:: Information provided

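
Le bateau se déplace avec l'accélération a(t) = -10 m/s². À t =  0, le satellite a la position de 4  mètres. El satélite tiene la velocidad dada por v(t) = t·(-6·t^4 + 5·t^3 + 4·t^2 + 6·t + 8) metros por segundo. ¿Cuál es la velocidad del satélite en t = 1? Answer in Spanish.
Usando v(t) = t·(-6·t^4 + 5·t^3 + 4·t^2 + 6·t + 8) y sustituyendo t = 1, encontramos v = 17.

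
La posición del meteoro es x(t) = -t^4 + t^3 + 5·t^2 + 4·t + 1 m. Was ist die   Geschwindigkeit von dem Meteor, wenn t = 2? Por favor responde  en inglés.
Starting from position x(t) = -t^4 + t^3 + 5·t^2 + 4·t + 1, we take 1 derivative. Differentiating position, we get velocity: v(t) = -4·t^3 + 3·t^2 + 10·t + 4. We have velocity v(t) = -4·t^3 + 3·t^2 + 10·t + 4. Substituting t = 2: v(2) = 4.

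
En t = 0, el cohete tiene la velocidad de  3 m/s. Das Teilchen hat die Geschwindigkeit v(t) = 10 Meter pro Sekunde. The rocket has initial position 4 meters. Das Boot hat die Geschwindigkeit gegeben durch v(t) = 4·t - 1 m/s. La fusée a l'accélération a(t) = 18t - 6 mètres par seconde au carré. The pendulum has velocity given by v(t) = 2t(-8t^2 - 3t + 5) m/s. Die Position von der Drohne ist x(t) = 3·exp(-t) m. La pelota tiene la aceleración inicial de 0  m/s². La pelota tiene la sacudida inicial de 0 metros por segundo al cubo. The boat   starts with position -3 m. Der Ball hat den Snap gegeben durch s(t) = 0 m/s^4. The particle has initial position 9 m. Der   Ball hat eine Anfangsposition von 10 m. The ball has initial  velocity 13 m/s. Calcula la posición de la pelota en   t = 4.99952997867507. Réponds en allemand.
Ausgehend von dem Snap s(t) = 0, nehmen wir 4 Stammfunktionen. Durch Integration von dem Snap und Verwendung der Anfangsbedingung j(0) = 0, erhalten wir j(t) = 0. Mit ∫j(t)dt und Anwendung von a(0) = 0, finden wir a(t) = 0. Das Integral von der Beschleunigung ist die Geschwindigkeit. Mit v(0) = 13 erhalten wir v(t) = 13. Das Integral von der Geschwindigkeit ist die Position. Mit x(0) = 10 erhalten wir x(t) = 13·t + 10. Aus der Gleichung für die Position x(t) = 13·t + 10, setzen wir t = 4.99952997867507 ein und erhalten x = 74.9938897227759.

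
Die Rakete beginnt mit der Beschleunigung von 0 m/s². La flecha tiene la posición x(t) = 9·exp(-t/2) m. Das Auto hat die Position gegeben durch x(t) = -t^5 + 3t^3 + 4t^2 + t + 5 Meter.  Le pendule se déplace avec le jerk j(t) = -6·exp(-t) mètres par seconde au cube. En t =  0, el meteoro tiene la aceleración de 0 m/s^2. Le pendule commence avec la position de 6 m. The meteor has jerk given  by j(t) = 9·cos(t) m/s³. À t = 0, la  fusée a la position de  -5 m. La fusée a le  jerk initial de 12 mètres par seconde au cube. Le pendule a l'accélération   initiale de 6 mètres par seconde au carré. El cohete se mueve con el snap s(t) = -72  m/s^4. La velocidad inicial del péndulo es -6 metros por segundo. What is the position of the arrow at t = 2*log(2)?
Using x(t) = 9·exp(-t/2) and substituting t = 2*log(2), we find x = 9/2.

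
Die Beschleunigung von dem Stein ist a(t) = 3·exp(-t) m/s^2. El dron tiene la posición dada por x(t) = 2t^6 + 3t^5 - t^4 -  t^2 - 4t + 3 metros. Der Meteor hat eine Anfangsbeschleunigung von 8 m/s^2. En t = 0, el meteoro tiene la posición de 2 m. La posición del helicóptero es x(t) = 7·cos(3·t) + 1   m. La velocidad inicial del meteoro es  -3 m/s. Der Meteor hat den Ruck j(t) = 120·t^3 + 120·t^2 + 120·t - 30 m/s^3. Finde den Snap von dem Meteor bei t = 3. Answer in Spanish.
Partiendo de la sacudida j(t) = 120·t^3 + 120·t^2 + 120·t - 30, tomamos 1 derivada. Derivando la sacudida, obtenemos el snap: s(t) = 360·t^2 + 240·t + 120. Tenemos el snap s(t) = 360·t^2 + 240·t + 120. Sustituyendo t = 3: s(3) = 4080.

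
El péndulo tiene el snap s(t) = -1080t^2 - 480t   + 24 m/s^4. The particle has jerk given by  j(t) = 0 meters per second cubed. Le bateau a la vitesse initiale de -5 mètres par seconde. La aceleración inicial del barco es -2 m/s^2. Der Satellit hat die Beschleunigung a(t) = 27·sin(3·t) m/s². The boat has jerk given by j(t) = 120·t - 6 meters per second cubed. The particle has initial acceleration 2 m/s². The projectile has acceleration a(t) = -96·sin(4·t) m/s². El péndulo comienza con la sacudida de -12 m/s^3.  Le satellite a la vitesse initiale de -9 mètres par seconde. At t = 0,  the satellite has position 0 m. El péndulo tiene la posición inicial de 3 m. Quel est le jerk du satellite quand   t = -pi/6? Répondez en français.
Nous devons dériver notre équation de l'accélération a(t) = 27·sin(3·t) 1 fois. En prenant d/dt de a(t), nous trouvons j(t) = 81·cos(3·t). En utilisant j(t) = 81·cos(3·t) et en substituant t = -pi/6, nous trouvons j = 0.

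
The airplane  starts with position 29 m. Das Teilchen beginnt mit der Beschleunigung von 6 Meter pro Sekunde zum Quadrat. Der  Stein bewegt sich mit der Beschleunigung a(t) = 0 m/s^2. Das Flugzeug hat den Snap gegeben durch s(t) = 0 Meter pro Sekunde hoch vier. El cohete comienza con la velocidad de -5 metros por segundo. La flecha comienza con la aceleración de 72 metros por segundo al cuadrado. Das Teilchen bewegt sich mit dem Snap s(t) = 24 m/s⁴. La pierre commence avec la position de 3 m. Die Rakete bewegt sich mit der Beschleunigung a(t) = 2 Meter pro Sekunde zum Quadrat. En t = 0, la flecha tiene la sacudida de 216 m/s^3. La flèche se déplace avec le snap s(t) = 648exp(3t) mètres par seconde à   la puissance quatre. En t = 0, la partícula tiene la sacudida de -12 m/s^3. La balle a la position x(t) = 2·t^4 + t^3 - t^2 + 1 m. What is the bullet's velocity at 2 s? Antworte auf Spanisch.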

::::

→ **Exercise objective**: Write every record out again, letter for letter.

→ **Answer section**:
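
Le bateau se déplace avec l'accélération a(t) = -10 m/s². À t =  0, le satellite a la position de 4  mètres. El satélite tiene la velocidad dada por v(t) = t·(-6·t^4 + 5·t^3 + 4·t^2 + 6·t + 8) metros por segundo. ¿Cuál es la velocidad del satélite en t = 1? Answer in Spanish.
Usando v(t) = t·(-6·t^4 + 5·t^3 + 4·t^2 + 6·t + 8) y sustituyendo t = 1, encontramos v = 17.

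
La posición del meteoro es x(t) = -t^4 + t^3 + 5·t^2 + 4·t + 1 m. Was ist die   Geschwindigkeit von dem Meteor, wenn t = 2? Por favor responde  en inglés.
Starting from position x(t) = -t^4 + t^3 + 5·t^2 + 4·t + 1, we take 1 derivative. Differentiating position, we get velocity: v(t) = -4·t^3 + 3·t^2 + 10·t + 4. We have velocity v(t) = -4·t^3 + 3·t^2 + 10·t + 4. Substituting t = 2: v(2) = 4.

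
En t = 0, el cohete tiene la velocidad de  3 m/s. Das Teilchen hat die Geschwindigkeit v(t) = 10 Meter pro Sekunde. The rocket has initial position 4 meters. Das Boot hat die Geschwindigkeit gegeben durch v(t) = 4·t - 1 m/s. La fusée a l'accélération a(t) = 18t - 6 mètres par seconde au carré. The pendulum has velocity given by v(t) = 2t(-8t^2 - 3t + 5) m/s. Die Position von der Drohne ist x(t) = 3·exp(-t) m. La pelota tiene la aceleración inicial de 0  m/s². La pelota tiene la sacudida inicial de 0 metros por segundo al cubo. The boat   starts with position -3 m. Der Ball hat den Snap gegeben durch s(t) = 0 m/s^4. The particle has initial position 9 m. Der   Ball hat eine Anfangsposition von 10 m. The ball has initial  velocity 13 m/s. Calcula la posición de la pelota en   t = 4.99952997867507. Réponds en allemand.
Ausgehend von dem Snap s(t) = 0, nehmen wir 4 Stammfunktionen. Durch Integration von dem Snap und Verwendung der Anfangsbedingung j(0) = 0, erhalten wir j(t) = 0. Mit ∫j(t)dt und Anwendung von a(0) = 0, finden wir a(t) = 0. Das Integral von der Beschleunigung ist die Geschwindigkeit. Mit v(0) = 13 erhalten wir v(t) = 13. Das Integral von der Geschwindigkeit ist die Position. Mit x(0) = 10 erhalten wir x(t) = 13·t + 10. Aus der Gleichung für die Position x(t) = 13·t + 10, setzen wir t = 4.99952997867507 ein und erhalten x = 74.9938897227759.

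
Die Rakete beginnt mit der Beschleunigung von 0 m/s². La flecha tiene la posición x(t) = 9·exp(-t/2) m. Das Auto hat die Position gegeben durch x(t) = -t^5 + 3t^3 + 4t^2 + t + 5 Meter.  Le pendule se déplace avec le jerk j(t) = -6·exp(-t) mètres par seconde au cube. En t =  0, el meteoro tiene la aceleración de 0 m/s^2. Le pendule commence avec la position de 6 m. The meteor has jerk given  by j(t) = 9·cos(t) m/s³. À t = 0, la  fusée a la position de  -5 m. La fusée a le  jerk initial de 12 mètres par seconde au cube. Le pendule a l'accélération   initiale de 6 mètres par seconde au carré. El cohete se mueve con el snap s(t) = -72  m/s^4. La velocidad inicial del péndulo es -6 metros por segundo. What is the position of the arrow at t = 2*log(2)?
Using x(t) = 9·exp(-t/2) and substituting t = 2*log(2), we find x = 9/2.

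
Die Beschleunigung von dem Stein ist a(t) = 3·exp(-t) m/s^2. El dron tiene la posición dada por x(t) = 2t^6 + 3t^5 - t^4 -  t^2 - 4t + 3 metros. Der Meteor hat eine Anfangsbeschleunigung von 8 m/s^2. En t = 0, el meteoro tiene la posición de 2 m. La posición del helicóptero es x(t) = 7·cos(3·t) + 1   m. La velocidad inicial del meteoro es  -3 m/s. Der Meteor hat den Ruck j(t) = 120·t^3 + 120·t^2 + 120·t - 30 m/s^3. Finde den Snap von dem Meteor bei t = 3. Answer in Spanish.
Partiendo de la sacudida j(t) = 120·t^3 + 120·t^2 + 120·t - 30, tomamos 1 derivada. Derivando la sacudida, obtenemos el snap: s(t) = 360·t^2 + 240·t + 120. Tenemos el snap s(t) = 360·t^2 + 240·t + 120. Sustituyendo t = 3: s(3) = 4080.

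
El péndulo tiene el snap s(t) = -1080t^2 - 480t   + 24 m/s^4. The particle has jerk given by  j(t) = 0 meters per second cubed. Le bateau a la vitesse initiale de -5 mètres par seconde. La aceleración inicial del barco es -2 m/s^2. Der Satellit hat die Beschleunigung a(t) = 27·sin(3·t) m/s². The boat has jerk given by j(t) = 120·t - 6 meters per second cubed. The particle has initial acceleration 2 m/s². The projectile has acceleration a(t) = -96·sin(4·t) m/s². El péndulo comienza con la sacudida de -12 m/s^3.  Le satellite a la vitesse initiale de -9 mètres par seconde. At t = 0,  the satellite has position 0 m. El péndulo tiene la posición inicial de 3 m. Quel est le jerk du satellite quand   t = -pi/6? Répondez en français.
Nous devons dériver notre équation de l'accélération a(t) = 27·sin(3·t) 1 fois. En prenant d/dt de a(t), nous trouvons j(t) = 81·cos(3·t). En utilisant j(t) = 81·cos(3·t) et en substituant t = -pi/6, nous trouvons j = 0.

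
The airplane  starts with position 29 m. Das Teilchen beginnt mit der Beschleunigung von 6 Meter pro Sekunde zum Quadrat. Der  Stein bewegt sich mit der Beschleunigung a(t) = 0 m/s^2. Das Flugzeug hat den Snap gegeben durch s(t) = 0 Meter pro Sekunde hoch vier. El cohete comienza con la velocidad de -5 metros por segundo. La flecha comienza con la aceleración de 72 metros por segundo al cuadrado. Das Teilchen bewegt sich mit dem Snap s(t) = 24 m/s⁴. La pierre commence avec la position de 3 m. Die Rakete bewegt sich mit der Beschleunigung a(t) = 2 Meter pro Sekunde zum Quadrat. En t = 0, la flecha tiene la sacudida de 216 m/s^3. La flèche se déplace avec le snap s(t) = 648exp(3t) mètres par seconde à   la puissance quatre. En t = 0, la partícula tiene la sacudida de -12 m/s^3. La balle a la position x(t) = 2·t^4 + t^3 - t^2 + 1 m. What is the bullet's velocity at 2 s? Antworte auf Spanisch.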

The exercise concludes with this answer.